┌──

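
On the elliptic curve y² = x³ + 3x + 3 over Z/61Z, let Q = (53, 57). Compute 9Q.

Repeated addition: build up to 9Q.
2Q: tangent at (53, 57): λ = (3·53² + 3)/(2·57) ≡ 12/53. 53⁻¹ ≡ 38 (mod 61), so λ ≡ 12·38 ≡ 29.
  x = λ² - 53 - 53 = 841 - 106 ≡ 3; y = λ·(53 - 3) - 57 ≡ 51. → (3, 51)
3Q: (3, 51) + (53, 57). λ = (57 - 51)/(53 - 3) ≡ 6/50 mod 61. 50⁻¹ ≡ 11 (mod 61) since 50·11 = 550 ≡ 1, so λ ≡ 5.
  x = λ² - 3 - 53 = 25 - 56 ≡ 30; y = λ·(3 - 30) - 51 ≡ 58. → (30, 58)
4Q: (30, 58) + (53, 57). λ = (57 - 58)/(53 - 30) ≡ 60/23 mod 61. 23⁻¹ ≡ 8 (mod 61), so λ ≡ 53.
  x = λ² - 30 - 53 = 2809 - 83 ≡ 42; y = λ·(30 - 42) - 58 ≡ 38. → (42, 38)
5Q: (42, 38) + (53, 57). λ = (57 - 38)/(53 - 42) ≡ 19/11 mod 61. 11⁻¹ ≡ 50 (mod 61) since 11·50 = 550 ≡ 1, so λ ≡ 35.
  x = λ² - 42 - 53 = 1225 - 95 ≡ 32; y = λ·(42 - 32) - 38 ≡ 7. → (32, 7)
6Q: (32, 7) + (53, 57). λ = (57 - 7)/(53 - 32) ≡ 50/21 mod 61. 21⁻¹ ≡ 32 (mod 61) since 21·32 = 672 ≡ 1, so λ ≡ 14.
  x = λ² - 32 - 53 = 196 - 85 ≡ 50; y = λ·(32 - 50) - 7 ≡ 46. → (50, 46)
7Q: (50, 46) + (53, 57). λ = (57 - 46)/(53 - 50) ≡ 11/3 mod 61. 3⁻¹ ≡ 41 (mod 61), so λ ≡ 24.
  x = λ² - 50 - 53 = 576 - 103 ≡ 46; y = λ·(50 - 46) - 46 ≡ 50. → (46, 50)
8Q: (46, 50) + (53, 57). λ = (57 - 50)/(53 - 46) ≡ 7/7 mod 61. 7⁻¹ ≡ 35 (mod 61), so λ ≡ 1.
  x = λ² - 46 - 53 = 1 - 99 ≡ 24; y = λ·(46 - 24) - 50 ≡ 33. → (24, 33)
9Q: (24, 33) + (53, 57). λ = (57 - 33)/(53 - 24) ≡ 24/29 mod 61. 29⁻¹ ≡ 40 (mod 61), so λ ≡ 45.
  x = λ² - 24 - 53 = 2025 - 77 ≡ 57; y = λ·(24 - 57) - 33 ≡ 7. → (57, 7)

(57, 7)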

└──

* [WHAT NEEDS TO BE DONE]
Copy each of the records above so that nothing differs from the original.

* [EXERCISE ANSWER]
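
On the elliptic curve y² = x³ + 3x + 3 over Z/61Z, let Q = (53, 57). Compute 9Q.

Repeated addition: build up to 9Q.
2Q: tangent at (53, 57): λ = (3·53² + 3)/(2·57) ≡ 12/53. 53⁻¹ ≡ 38 (mod 61), so λ ≡ 12·38 ≡ 29.
  x = λ² - 53 - 53 = 841 - 106 ≡ 3; y = λ·(53 - 3) - 57 ≡ 51. → (3, 51)
3Q: (3, 51) + (53, 57). λ = (57 - 51)/(53 - 3) ≡ 6/50 mod 61. 50⁻¹ ≡ 11 (mod 61) since 50·11 = 550 ≡ 1, so λ ≡ 5.
  x = λ² - 3 - 53 = 25 - 56 ≡ 30; y = λ·(3 - 30) - 51 ≡ 58. → (30, 58)
4Q: (30, 58) + (53, 57). λ = (57 - 58)/(53 - 30) ≡ 60/23 mod 61. 23⁻¹ ≡ 8 (mod 61), so λ ≡ 53.
  x = λ² - 30 - 53 = 2809 - 83 ≡ 42; y = λ·(30 - 42) - 58 ≡ 38. → (42, 38)
5Q: (42, 38) + (53, 57). λ = (57 - 38)/(53 - 42) ≡ 19/11 mod 61. 11⁻¹ ≡ 50 (mod 61) since 11·50 = 550 ≡ 1, so λ ≡ 35.
  x = λ² - 42 - 53 = 1225 - 95 ≡ 32; y = λ·(42 - 32) - 38 ≡ 7. → (32, 7)
6Q: (32, 7) + (53, 57). λ = (57 - 7)/(53 - 32) ≡ 50/21 mod 61. 21⁻¹ ≡ 32 (mod 61) since 21·32 = 672 ≡ 1, so λ ≡ 14.
  x = λ² - 32 - 53 = 196 - 85 ≡ 50; y = λ·(32 - 50) - 7 ≡ 46. → (50, 46)
7Q: (50, 46) + (53, 57). λ = (57 - 46)/(53 - 50) ≡ 11/3 mod 61. 3⁻¹ ≡ 41 (mod 61), so λ ≡ 24.
  x = λ² - 50 - 53 = 576 - 103 ≡ 46; y = λ·(50 - 46) - 46 ≡ 50. → (46, 50)
8Q: (46, 50) + (53, 57). λ = (57 - 50)/(53 - 46) ≡ 7/7 mod 61. 7⁻¹ ≡ 35 (mod 61), so λ ≡ 1.
  x = λ² - 46 - 53 = 1 - 99 ≡ 24; y = λ·(46 - 24) - 50 ≡ 33. → (24, 33)
9Q: (24, 33) + (53, 57). λ = (57 - 33)/(53 - 24) ≡ 24/29 mod 61. 29⁻¹ ≡ 40 (mod 61), so λ ≡ 45.
  x = λ² - 24 - 53 = 2025 - 77 ≡ 57; y = λ·(24 - 57) - 33 ≡ 7. → (57, 7)

(57, 7)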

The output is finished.